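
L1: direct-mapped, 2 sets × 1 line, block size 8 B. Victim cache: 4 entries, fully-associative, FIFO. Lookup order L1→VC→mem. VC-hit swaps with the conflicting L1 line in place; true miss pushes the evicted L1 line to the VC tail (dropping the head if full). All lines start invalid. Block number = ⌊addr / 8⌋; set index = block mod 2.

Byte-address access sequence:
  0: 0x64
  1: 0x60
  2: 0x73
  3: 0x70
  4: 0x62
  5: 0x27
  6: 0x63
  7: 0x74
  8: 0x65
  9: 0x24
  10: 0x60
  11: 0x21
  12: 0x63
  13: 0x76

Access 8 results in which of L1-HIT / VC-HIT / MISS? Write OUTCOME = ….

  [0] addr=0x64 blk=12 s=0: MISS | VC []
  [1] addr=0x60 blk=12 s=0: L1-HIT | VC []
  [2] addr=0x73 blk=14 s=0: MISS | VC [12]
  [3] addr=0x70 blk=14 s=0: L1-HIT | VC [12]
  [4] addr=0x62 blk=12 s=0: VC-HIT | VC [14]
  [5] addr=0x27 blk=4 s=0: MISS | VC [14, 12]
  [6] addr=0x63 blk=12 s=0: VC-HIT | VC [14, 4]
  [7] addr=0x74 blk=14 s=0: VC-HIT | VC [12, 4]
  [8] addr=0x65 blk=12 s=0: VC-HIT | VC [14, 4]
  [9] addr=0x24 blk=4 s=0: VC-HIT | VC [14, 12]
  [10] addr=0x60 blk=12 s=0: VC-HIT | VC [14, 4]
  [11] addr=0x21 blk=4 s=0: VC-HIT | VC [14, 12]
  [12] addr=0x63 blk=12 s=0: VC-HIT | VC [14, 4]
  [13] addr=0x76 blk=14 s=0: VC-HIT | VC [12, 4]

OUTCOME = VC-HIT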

****************

◆ **WHAT THE EXERCISE ASKS**: What is needed is a word-for-word copy of the material above.

◆ **RESULT FOR THIS EXERCISE**:
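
L1: direct-mapped, 2 sets × 1 line, block size 8 B. Victim cache: 4 entries, fully-associative, FIFO. Lookup order L1→VC→mem. VC-hit swaps with the conflicting L1 line in place; true miss pushes the evicted L1 line to the VC tail (dropping the head if full). All lines start invalid. Block number = ⌊addr / 8⌋; set index = block mod 2.

Byte-address access sequence:
  0: 0x64
  1: 0x60
  2: 0x73
  3: 0x70
  4: 0x62
  5: 0x27
  6: 0x63
  7: 0x74
  8: 0x65
  9: 0x24
  10: 0x60
  11: 0x21
  12: 0x63
  13: 0x76

Access 8 results in which of L1-HIT / VC-HIT / MISS? Write OUTCOME = ….

  [0] addr=0x64 blk=12 s=0: MISS | VC []
  [1] addr=0x60 blk=12 s=0: L1-HIT | VC []
  [2] addr=0x73 blk=14 s=0: MISS | VC [12]
  [3] addr=0x70 blk=14 s=0: L1-HIT | VC [12]
  [4] addr=0x62 blk=12 s=0: VC-HIT | VC [14]
  [5] addr=0x27 blk=4 s=0: MISS | VC [14, 12]
  [6] addr=0x63 blk=12 s=0: VC-HIT | VC [14, 4]
  [7] addr=0x74 blk=14 s=0: VC-HIT | VC [12, 4]
  [8] addr=0x65 blk=12 s=0: VC-HIT | VC [14, 4]
  [9] addr=0x24 blk=4 s=0: VC-HIT | VC [14, 12]
  [10] addr=0x60 blk=12 s=0: VC-HIT | VC [14, 4]
  [11] addr=0x21 blk=4 s=0: VC-HIT | VC [14, 12]
  [12] addr=0x63 blk=12 s=0: VC-HIT | VC [14, 4]
  [13] addr=0x76 blk=14 s=0: VC-HIT | VC [12, 4]

OUTCOME = VC-HIT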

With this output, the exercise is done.